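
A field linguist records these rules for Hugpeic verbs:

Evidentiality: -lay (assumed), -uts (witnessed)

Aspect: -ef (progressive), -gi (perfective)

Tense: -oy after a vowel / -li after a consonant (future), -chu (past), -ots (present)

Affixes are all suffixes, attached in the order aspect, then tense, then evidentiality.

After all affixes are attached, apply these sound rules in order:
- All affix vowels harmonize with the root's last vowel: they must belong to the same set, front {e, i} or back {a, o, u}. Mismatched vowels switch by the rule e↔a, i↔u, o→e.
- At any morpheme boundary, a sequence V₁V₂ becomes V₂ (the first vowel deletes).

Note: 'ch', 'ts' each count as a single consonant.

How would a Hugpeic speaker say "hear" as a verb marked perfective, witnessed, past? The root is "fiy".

fiygichits

Attach aspect perfective -gi → fiygi.
Attach tense past -chu → fiygichu.
Attach evidentiality witnessed -uts → fiygichuuts.
Apply vowel harmony: fiygichuuts → fiygichiits.
Apply vowel deletion: fiygichiits → fiygichits.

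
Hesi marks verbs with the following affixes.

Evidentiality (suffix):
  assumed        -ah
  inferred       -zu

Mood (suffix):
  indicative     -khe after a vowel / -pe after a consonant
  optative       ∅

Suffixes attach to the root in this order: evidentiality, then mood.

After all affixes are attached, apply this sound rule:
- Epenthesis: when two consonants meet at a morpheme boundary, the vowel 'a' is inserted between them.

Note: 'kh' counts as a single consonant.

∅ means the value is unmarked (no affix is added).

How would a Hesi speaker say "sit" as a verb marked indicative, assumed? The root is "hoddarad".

hoddaradahape

Attach evidentiality assumed -ah → hoddaradah.
Attach mood indicative -pe (after consonant 'h') → hoddaradahpe.
Apply epenthesis: hoddaradahpe → hoddaradahape.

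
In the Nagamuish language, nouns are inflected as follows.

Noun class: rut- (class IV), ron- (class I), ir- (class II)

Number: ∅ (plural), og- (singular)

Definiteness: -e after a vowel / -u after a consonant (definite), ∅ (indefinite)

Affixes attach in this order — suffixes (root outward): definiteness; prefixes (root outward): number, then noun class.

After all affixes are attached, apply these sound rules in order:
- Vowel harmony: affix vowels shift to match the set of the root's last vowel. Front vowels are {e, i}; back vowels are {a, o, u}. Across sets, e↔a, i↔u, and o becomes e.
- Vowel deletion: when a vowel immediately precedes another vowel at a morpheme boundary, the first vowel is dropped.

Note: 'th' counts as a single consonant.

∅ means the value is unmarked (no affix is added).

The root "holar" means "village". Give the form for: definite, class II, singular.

Attach number singular og- → ogholar.
Attach definiteness definite -u (after consonant 'r') → ogholaru.
Attach noun class class II ir- → irogholaru.
Apply vowel harmony: irogholaru → urogholaru.
Vowel deletion: no change.

urogholaru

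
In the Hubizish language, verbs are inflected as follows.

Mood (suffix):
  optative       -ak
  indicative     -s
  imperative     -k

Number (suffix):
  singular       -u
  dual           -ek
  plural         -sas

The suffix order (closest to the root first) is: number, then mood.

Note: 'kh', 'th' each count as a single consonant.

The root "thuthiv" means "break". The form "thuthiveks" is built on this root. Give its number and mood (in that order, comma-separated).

Segment: thuthiv-ek-s.
number: -ek → dual.
mood: -s → indicative.

dual, indicative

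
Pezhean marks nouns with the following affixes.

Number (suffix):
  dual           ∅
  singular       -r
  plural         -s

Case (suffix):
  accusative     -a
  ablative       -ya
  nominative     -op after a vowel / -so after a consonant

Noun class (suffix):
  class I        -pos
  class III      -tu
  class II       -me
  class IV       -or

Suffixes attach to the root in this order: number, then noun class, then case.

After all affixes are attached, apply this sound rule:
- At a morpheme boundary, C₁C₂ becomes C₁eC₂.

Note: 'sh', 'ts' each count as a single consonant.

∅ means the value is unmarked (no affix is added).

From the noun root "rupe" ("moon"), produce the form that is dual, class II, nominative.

number = dual: zero marking, form stays rupe.
Attach noun class class II -me → rupeme.
Attach case nominative -op (after vowel 'e') → rupemeop.
Epenthesis: no change.

rupemeop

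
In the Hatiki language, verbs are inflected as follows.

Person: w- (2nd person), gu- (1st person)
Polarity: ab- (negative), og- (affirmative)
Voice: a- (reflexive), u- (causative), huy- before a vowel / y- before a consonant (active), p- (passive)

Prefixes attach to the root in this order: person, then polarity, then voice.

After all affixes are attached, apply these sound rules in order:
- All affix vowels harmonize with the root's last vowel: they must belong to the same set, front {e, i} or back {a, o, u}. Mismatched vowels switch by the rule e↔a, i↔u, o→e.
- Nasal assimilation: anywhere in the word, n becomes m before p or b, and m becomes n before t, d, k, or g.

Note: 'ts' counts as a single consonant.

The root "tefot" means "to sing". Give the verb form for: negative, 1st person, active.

Attach person 1st person gu- → gutefot.
Attach polarity negative ab- → abgutefot.
Attach voice active huy- (before vowel 'a') → huyabgutefot.
Vowel harmony: no change.
Nasal assimilation: no change.

huyabgutefot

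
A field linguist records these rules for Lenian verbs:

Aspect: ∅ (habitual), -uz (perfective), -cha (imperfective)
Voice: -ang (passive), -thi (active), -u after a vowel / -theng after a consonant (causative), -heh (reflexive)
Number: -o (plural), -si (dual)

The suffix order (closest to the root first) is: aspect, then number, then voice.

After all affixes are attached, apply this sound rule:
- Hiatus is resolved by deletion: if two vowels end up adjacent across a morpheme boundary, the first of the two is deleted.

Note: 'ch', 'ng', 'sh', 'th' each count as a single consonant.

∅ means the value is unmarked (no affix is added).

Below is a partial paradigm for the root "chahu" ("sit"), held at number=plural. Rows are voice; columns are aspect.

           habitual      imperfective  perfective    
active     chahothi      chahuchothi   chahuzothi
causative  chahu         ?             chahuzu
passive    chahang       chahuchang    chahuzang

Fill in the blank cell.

chahuchu

Attach aspect imperfective -cha → chahucha.
Attach number plural -o → chahuchao.
Attach voice causative -u (after vowel 'o') → chahuchaou.
Apply vowel deletion: chahuchaou → chahuchu.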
^^^^^^^^^^^^^^^^
Where a line of the records has the string "each", copy that line.

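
Note: 'ch', 'ts' each count as a single consonant.
Note: 'kh', 'th' each count as a single consonant.
Note: 'sh', 'ts' each count as a single consonant.
Note: 'ch', 'ng', 'sh', 'th' each count as a single consonant.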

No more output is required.